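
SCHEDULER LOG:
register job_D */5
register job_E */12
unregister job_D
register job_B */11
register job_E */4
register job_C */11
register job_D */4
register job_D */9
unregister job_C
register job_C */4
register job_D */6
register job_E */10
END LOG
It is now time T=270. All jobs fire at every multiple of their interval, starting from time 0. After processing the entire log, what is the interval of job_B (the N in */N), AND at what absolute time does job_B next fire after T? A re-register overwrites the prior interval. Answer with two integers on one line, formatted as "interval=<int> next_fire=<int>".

Op 1: register job_D */5 -> active={job_D:*/5}
Op 2: register job_E */12 -> active={job_D:*/5, job_E:*/12}
Op 3: unregister job_D -> active={job_E:*/12}
Op 4: register job_B */11 -> active={job_B:*/11, job_E:*/12}
Op 5: register job_E */4 -> active={job_B:*/11, job_E:*/4}
Op 6: register job_C */11 -> active={job_B:*/11, job_C:*/11, job_E:*/4}
Op 7: register job_D */4 -> active={job_B:*/11, job_C:*/11, job_D:*/4, job_E:*/4}
Op 8: register job_D */9 -> active={job_B:*/11, job_C:*/11, job_D:*/9, job_E:*/4}
Op 9: unregister job_C -> active={job_B:*/11, job_D:*/9, job_E:*/4}
Op 10: register job_C */4 -> active={job_B:*/11, job_C:*/4, job_D:*/9, job_E:*/4}
Op 11: register job_D */6 -> active={job_B:*/11, job_C:*/4, job_D:*/6, job_E:*/4}
Op 12: register job_E */10 -> active={job_B:*/11, job_C:*/4, job_D:*/6, job_E:*/10}
Final interval of job_B = 11
Next fire of job_B after T=270: (270//11+1)*11 = 275

Answer: interval=11 next_fire=275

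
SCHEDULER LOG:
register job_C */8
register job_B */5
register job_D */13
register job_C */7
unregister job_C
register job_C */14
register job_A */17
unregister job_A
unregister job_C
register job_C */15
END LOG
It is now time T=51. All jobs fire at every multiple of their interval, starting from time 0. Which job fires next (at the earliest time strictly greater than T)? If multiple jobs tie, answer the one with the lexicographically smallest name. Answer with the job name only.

Answer: job_D

Derivation:
Op 1: register job_C */8 -> active={job_C:*/8}
Op 2: register job_B */5 -> active={job_B:*/5, job_C:*/8}
Op 3: register job_D */13 -> active={job_B:*/5, job_C:*/8, job_D:*/13}
Op 4: register job_C */7 -> active={job_B:*/5, job_C:*/7, job_D:*/13}
Op 5: unregister job_C -> active={job_B:*/5, job_D:*/13}
Op 6: register job_C */14 -> active={job_B:*/5, job_C:*/14, job_D:*/13}
Op 7: register job_A */17 -> active={job_A:*/17, job_B:*/5, job_C:*/14, job_D:*/13}
Op 8: unregister job_A -> active={job_B:*/5, job_C:*/14, job_D:*/13}
Op 9: unregister job_C -> active={job_B:*/5, job_D:*/13}
Op 10: register job_C */15 -> active={job_B:*/5, job_C:*/15, job_D:*/13}
  job_B: interval 5, next fire after T=51 is 55
  job_C: interval 15, next fire after T=51 is 60
  job_D: interval 13, next fire after T=51 is 52
Earliest = 52, winner (lex tiebreak) = job_D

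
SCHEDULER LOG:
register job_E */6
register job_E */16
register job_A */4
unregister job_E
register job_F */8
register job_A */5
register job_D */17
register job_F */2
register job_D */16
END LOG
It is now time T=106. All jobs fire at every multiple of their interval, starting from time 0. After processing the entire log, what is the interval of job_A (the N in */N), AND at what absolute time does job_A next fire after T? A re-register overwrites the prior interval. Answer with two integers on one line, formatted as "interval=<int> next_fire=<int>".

Op 1: register job_E */6 -> active={job_E:*/6}
Op 2: register job_E */16 -> active={job_E:*/16}
Op 3: register job_A */4 -> active={job_A:*/4, job_E:*/16}
Op 4: unregister job_E -> active={job_A:*/4}
Op 5: register job_F */8 -> active={job_A:*/4, job_F:*/8}
Op 6: register job_A */5 -> active={job_A:*/5, job_F:*/8}
Op 7: register job_D */17 -> active={job_A:*/5, job_D:*/17, job_F:*/8}
Op 8: register job_F */2 -> active={job_A:*/5, job_D:*/17, job_F:*/2}
Op 9: register job_D */16 -> active={job_A:*/5, job_D:*/16, job_F:*/2}
Final interval of job_A = 5
Next fire of job_A after T=106: (106//5+1)*5 = 110

Answer: interval=5 next_fire=110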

= = = = =

In full and without error, retype the entries above.

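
SCHEDULER LOG:
register job_D */5
register job_E */12
unregister job_D
register job_B */11
register job_E */4
register job_C */11
register job_D */4
register job_D */9
unregister job_C
register job_C */4
register job_D */6
register job_E */10
END LOG
It is now time T=270. All jobs fire at every multiple of their interval, starting from time 0. After processing the entire log, what is the interval of job_B (the N in */N), AND at what absolute time does job_B next fire after T? A re-register overwrites the prior interval. Answer with two integers on one line, formatted as "interval=<int> next_fire=<int>".

Op 1: register job_D */5 -> active={job_D:*/5}
Op 2: register job_E */12 -> active={job_D:*/5, job_E:*/12}
Op 3: unregister job_D -> active={job_E:*/12}
Op 4: register job_B */11 -> active={job_B:*/11, job_E:*/12}
Op 5: register job_E */4 -> active={job_B:*/11, job_E:*/4}
Op 6: register job_C */11 -> active={job_B:*/11, job_C:*/11, job_E:*/4}
Op 7: register job_D */4 -> active={job_B:*/11, job_C:*/11, job_D:*/4, job_E:*/4}
Op 8: register job_D */9 -> active={job_B:*/11, job_C:*/11, job_D:*/9, job_E:*/4}
Op 9: unregister job_C -> active={job_B:*/11, job_D:*/9, job_E:*/4}
Op 10: register job_C */4 -> active={job_B:*/11, job_C:*/4, job_D:*/9, job_E:*/4}
Op 11: register job_D */6 -> active={job_B:*/11, job_C:*/4, job_D:*/6, job_E:*/4}
Op 12: register job_E */10 -> active={job_B:*/11, job_C:*/4, job_D:*/6, job_E:*/10}
Final interval of job_B = 11
Next fire of job_B after T=270: (270//11+1)*11 = 275

Answer: interval=11 next_fire=275

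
SCHEDULER LOG:
register job_C */8
register job_B */5
register job_D */13
register job_C */7
unregister job_C
register job_C */14
register job_A */17
unregister job_A
unregister job_C
register job_C */15
END LOG
It is now time T=51. All jobs fire at every multiple of their interval, starting from time 0. Which job fires next (at the earliest time strictly greater than T)? If multiple jobs tie, answer the one with the lexicographically smallest name. Answer with the job name only.

Answer: job_D

Derivation:
Op 1: register job_C */8 -> active={job_C:*/8}
Op 2: register job_B */5 -> active={job_B:*/5, job_C:*/8}
Op 3: register job_D */13 -> active={job_B:*/5, job_C:*/8, job_D:*/13}
Op 4: register job_C */7 -> active={job_B:*/5, job_C:*/7, job_D:*/13}
Op 5: unregister job_C -> active={job_B:*/5, job_D:*/13}
Op 6: register job_C */14 -> active={job_B:*/5, job_C:*/14, job_D:*/13}
Op 7: register job_A */17 -> active={job_A:*/17, job_B:*/5, job_C:*/14, job_D:*/13}
Op 8: unregister job_A -> active={job_B:*/5, job_C:*/14, job_D:*/13}
Op 9: unregister job_C -> active={job_B:*/5, job_D:*/13}
Op 10: register job_C */15 -> active={job_B:*/5, job_C:*/15, job_D:*/13}
  job_B: interval 5, next fire after T=51 is 55
  job_C: interval 15, next fire after T=51 is 60
  job_D: interval 13, next fire after T=51 is 52
Earliest = 52, winner (lex tiebreak) = job_D

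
SCHEDULER LOG:
register job_E */6
register job_E */16
register job_A */4
unregister job_E
register job_F */8
register job_A */5
register job_D */17
register job_F */2
register job_D */16
END LOG
It is now time T=106. All jobs fire at every multiple of their interval, starting from time 0. After processing the entire log, what is the interval of job_A (the N in */N), AND at what absolute time does job_A next fire after T? A re-register overwrites the prior interval. Answer with two integers on one line, formatted as "interval=<int> next_fire=<int>".

Op 1: register job_E */6 -> active={job_E:*/6}
Op 2: register job_E */16 -> active={job_E:*/16}
Op 3: register job_A */4 -> active={job_A:*/4, job_E:*/16}
Op 4: unregister job_E -> active={job_A:*/4}
Op 5: register job_F */8 -> active={job_A:*/4, job_F:*/8}
Op 6: register job_A */5 -> active={job_A:*/5, job_F:*/8}
Op 7: register job_D */17 -> active={job_A:*/5, job_D:*/17, job_F:*/8}
Op 8: register job_F */2 -> active={job_A:*/5, job_D:*/17, job_F:*/2}
Op 9: register job_D */16 -> active={job_A:*/5, job_D:*/16, job_F:*/2}
Final interval of job_A = 5
Next fire of job_A after T=106: (106//5+1)*5 = 110

Answer: interval=5 next_fire=110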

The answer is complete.